TASK INSTRUCTIONS: Go through the records line by line and work out how many lines hold the word "Perform". Answer with the number only.

SUPPLIED DATA:

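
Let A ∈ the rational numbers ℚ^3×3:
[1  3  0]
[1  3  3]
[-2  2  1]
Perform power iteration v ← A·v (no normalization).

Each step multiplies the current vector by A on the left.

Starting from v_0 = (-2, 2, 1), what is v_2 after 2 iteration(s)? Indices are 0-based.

v_0 = (-2, 2, 1).
v_1 = A·v_0 = (4, 7, 9).
v_2 = A·v_1 = (25, 52, 15).

v_2 = (25, 52, 15)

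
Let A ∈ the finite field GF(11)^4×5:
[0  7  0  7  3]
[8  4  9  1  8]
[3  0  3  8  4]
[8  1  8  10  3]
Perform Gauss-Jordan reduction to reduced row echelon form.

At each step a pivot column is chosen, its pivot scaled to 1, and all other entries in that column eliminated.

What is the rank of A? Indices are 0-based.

rank = 4

pivot(0,0): swap R0↔R1
pivot(0,0)=8: scale R0 → (1, 6, 8, 7, 1)
  clear (2,0): R2 −= (3)R0 → (0, 4, 1, 9, 1)
  clear (3,0): R3 −= (8)R0 → (0, 8, 10, 9, 6)
pivot(1,1)=7: scale R1 → (0, 1, 0, 1, 2)
  clear (0,1): R0 −= (6)R1 → (1, 0, 8, 1, 0)
  clear (2,1): R2 −= (4)R1 → (0, 0, 1, 5, 4)
  clear (3,1): R3 −= (8)R1 → (0, 0, 10, 1, 1)
pivot(2,2)=1: scale R2 → (0, 0, 1, 5, 4)
  clear (0,2): R0 −= (8)R2 → (1, 0, 0, 5, 1)
  clear (3,2): R3 −= (10)R2 → (0, 0, 0, 6, 5)
pivot(3,3)=6: scale R3 → (0, 0, 0, 1, 10)
  clear (0,3): R0 −= (5)R3 → (1, 0, 0, 0, 6)
  clear (1,3): R1 −= (1)R3 → (0, 1, 0, 0, 3)
  clear (2,3): R2 −= (5)R3 → (0, 0, 1, 0, 9)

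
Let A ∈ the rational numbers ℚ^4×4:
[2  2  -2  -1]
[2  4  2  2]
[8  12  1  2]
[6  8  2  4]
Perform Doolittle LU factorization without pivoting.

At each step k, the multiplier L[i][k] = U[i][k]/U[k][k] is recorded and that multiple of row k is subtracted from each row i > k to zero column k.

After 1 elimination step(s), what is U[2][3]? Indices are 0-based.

[col 0] pivot 2
  R1 -= 1*R0 → (0, 2, 4, 3)  (L[1][0] := 1)
  R2 -= 4*R0 → (0, 4, 9, 6)  (L[2][0] := 4)
  R3 -= 3*R0 → (0, 2, 8, 7)  (L[3][0] := 3)

U[2][3] = 6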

ANSWER BOX: 3